(Dataset entries)
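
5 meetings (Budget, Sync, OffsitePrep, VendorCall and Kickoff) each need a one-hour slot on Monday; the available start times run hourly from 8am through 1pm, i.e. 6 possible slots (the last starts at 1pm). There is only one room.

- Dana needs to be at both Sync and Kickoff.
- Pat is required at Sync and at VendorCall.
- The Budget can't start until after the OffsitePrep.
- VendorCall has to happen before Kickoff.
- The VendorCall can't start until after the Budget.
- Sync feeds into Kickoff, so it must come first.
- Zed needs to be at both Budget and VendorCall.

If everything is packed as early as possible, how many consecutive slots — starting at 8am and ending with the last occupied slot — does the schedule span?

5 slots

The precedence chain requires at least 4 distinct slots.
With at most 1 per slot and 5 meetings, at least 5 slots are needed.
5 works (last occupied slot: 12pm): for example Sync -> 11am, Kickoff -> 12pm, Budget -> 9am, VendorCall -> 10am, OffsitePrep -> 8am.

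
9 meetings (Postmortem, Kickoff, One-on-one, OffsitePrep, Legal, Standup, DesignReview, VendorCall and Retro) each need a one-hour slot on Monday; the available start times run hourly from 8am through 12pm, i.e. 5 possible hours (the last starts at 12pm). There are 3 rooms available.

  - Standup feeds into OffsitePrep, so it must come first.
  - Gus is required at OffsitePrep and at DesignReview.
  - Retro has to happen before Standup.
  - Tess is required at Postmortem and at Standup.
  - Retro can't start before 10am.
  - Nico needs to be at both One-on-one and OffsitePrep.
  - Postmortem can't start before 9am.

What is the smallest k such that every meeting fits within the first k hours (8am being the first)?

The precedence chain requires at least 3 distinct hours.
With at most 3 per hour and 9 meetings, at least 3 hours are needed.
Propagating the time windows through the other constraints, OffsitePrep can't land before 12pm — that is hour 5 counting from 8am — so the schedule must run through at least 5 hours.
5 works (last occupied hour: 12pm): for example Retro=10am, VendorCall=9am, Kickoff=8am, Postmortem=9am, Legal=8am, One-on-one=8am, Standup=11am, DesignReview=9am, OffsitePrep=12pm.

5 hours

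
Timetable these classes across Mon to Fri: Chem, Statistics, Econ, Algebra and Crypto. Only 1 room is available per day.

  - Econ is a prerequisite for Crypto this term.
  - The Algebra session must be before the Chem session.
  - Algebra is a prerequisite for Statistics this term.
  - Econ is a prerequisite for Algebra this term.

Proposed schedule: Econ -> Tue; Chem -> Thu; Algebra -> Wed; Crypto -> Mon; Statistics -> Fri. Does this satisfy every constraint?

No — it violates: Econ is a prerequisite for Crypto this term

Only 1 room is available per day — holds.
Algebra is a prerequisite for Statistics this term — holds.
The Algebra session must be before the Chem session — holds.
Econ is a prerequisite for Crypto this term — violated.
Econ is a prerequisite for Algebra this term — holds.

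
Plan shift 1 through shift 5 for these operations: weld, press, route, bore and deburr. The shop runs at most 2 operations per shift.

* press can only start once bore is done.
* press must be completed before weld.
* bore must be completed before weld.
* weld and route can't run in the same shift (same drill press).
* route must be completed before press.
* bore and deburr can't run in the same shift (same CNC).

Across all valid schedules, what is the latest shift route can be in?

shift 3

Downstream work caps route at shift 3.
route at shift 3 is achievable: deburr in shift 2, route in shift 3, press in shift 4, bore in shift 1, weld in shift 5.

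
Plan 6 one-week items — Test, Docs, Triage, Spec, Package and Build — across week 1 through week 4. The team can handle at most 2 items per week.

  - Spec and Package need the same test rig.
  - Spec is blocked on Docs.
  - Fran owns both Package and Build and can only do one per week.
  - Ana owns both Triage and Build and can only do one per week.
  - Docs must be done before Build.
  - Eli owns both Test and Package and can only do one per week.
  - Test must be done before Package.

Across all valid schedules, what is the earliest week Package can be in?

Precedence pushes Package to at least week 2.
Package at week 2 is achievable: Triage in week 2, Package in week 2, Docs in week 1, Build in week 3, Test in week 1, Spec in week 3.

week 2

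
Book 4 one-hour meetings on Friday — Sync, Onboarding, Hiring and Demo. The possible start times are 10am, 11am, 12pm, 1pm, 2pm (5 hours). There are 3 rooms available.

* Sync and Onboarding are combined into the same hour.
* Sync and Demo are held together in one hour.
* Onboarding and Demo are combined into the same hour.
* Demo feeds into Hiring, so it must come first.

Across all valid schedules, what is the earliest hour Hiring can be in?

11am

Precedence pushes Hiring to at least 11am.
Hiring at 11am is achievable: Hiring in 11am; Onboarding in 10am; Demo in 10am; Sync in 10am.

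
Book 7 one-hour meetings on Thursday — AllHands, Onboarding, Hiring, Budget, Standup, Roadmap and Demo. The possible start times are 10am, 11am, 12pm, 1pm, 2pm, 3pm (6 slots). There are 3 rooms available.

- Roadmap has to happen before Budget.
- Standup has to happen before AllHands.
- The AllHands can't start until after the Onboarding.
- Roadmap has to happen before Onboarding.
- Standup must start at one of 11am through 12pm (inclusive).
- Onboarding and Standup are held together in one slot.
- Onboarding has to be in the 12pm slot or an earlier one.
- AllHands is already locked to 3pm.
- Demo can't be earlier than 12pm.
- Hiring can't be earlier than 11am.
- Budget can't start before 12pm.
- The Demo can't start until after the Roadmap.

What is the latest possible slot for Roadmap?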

Prompt: Each line of the data that contains "together" belongs in the answer.

Solution below:
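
* Sync and Demo are held together in one hour.
- Onboarding and Standup are held together in one slot.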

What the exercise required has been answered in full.